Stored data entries
-=-=-=-=-

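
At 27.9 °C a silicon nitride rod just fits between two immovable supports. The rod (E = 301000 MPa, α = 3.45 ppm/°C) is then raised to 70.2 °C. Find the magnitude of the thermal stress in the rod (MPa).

E = 301000 MPa = 301.0 GPa.
ΔT = 42.30 K. Constrained thermal stress σ = E·α·ΔT = 301.0×10³ MPa × 3.45×10⁻⁶ × 42.30 = 43.9 MPa (compressive).

43.9 MPa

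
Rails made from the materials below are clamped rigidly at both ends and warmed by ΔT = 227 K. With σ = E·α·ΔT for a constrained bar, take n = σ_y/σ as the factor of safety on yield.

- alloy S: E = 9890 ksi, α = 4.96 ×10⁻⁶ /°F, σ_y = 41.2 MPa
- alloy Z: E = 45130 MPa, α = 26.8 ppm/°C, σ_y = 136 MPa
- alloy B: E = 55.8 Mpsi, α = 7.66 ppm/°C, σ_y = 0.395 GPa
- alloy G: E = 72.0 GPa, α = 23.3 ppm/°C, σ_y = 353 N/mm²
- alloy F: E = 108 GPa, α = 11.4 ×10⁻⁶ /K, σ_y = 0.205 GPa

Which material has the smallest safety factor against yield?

In consistent units (E in GPa, α in ×10⁻⁶/K, σ_y in MPa):
  alloy S: E = 68.19, α = 8.93, σ_y = 41.20 → σ = 138 MPa, n = 0.298
  alloy Z: E = 45.13, α = 26.8, σ_y = 136.0 → σ = 275 MPa, n = 0.495
  alloy B: E = 384.7, α = 7.66, σ_y = 395.0 → σ = 669 MPa, n = 0.590
  alloy G: E = 72.00, α = 23.3, σ_y = 353.0 → σ = 381 MPa, n = 0.927
  alloy F: E = 108.0, α = 11.4, σ_y = 205.0 → σ = 279 MPa, n = 0.733
Alloy S has the lowest safety factor, n = 0.298.

alloy S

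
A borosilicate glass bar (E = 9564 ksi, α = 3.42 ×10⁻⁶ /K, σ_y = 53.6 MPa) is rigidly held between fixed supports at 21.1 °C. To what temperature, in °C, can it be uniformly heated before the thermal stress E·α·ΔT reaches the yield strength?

E = 9564 ksi = 65.94 GPa.
E·α·ΔT = 53.60 MPa ⇒ ΔT = 53.60 / (65.94×10³ × 3.42×10⁻⁶) = 237.7 K.
T = 21.1 + 237.7 = 258.8 °C.

259 °C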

-=-=-=-=-

**The task:**
Your answer consists solely of the lines from the top of the records above through the line that contains "- alloy F: E", each echoed exactly.

**Exercise response:**
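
At 27.9 °C a silicon nitride rod just fits between two immovable supports. The rod (E = 301000 MPa, α = 3.45 ppm/°C) is then raised to 70.2 °C. Find the magnitude of the thermal stress in the rod (MPa).

E = 301000 MPa = 301.0 GPa.
ΔT = 42.30 K. Constrained thermal stress σ = E·α·ΔT = 301.0×10³ MPa × 3.45×10⁻⁶ × 42.30 = 43.9 MPa (compressive).

43.9 MPa

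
Rails made from the materials below are clamped rigidly at both ends and warmed by ΔT = 227 K. With σ = E·α·ΔT for a constrained bar, take n = σ_y/σ as the factor of safety on yield.

- alloy S: E = 9890 ksi, α = 4.96 ×10⁻⁶ /°F, σ_y = 41.2 MPa
- alloy Z: E = 45130 MPa, α = 26.8 ppm/°C, σ_y = 136 MPa
- alloy B: E = 55.8 Mpsi, α = 7.66 ppm/°C, σ_y = 0.395 GPa
- alloy G: E = 72.0 GPa, α = 23.3 ppm/°C, σ_y = 353 N/mm²
- alloy F: E = 108 GPa, α = 11.4 ×10⁻⁶ /K, σ_y = 0.205 GPa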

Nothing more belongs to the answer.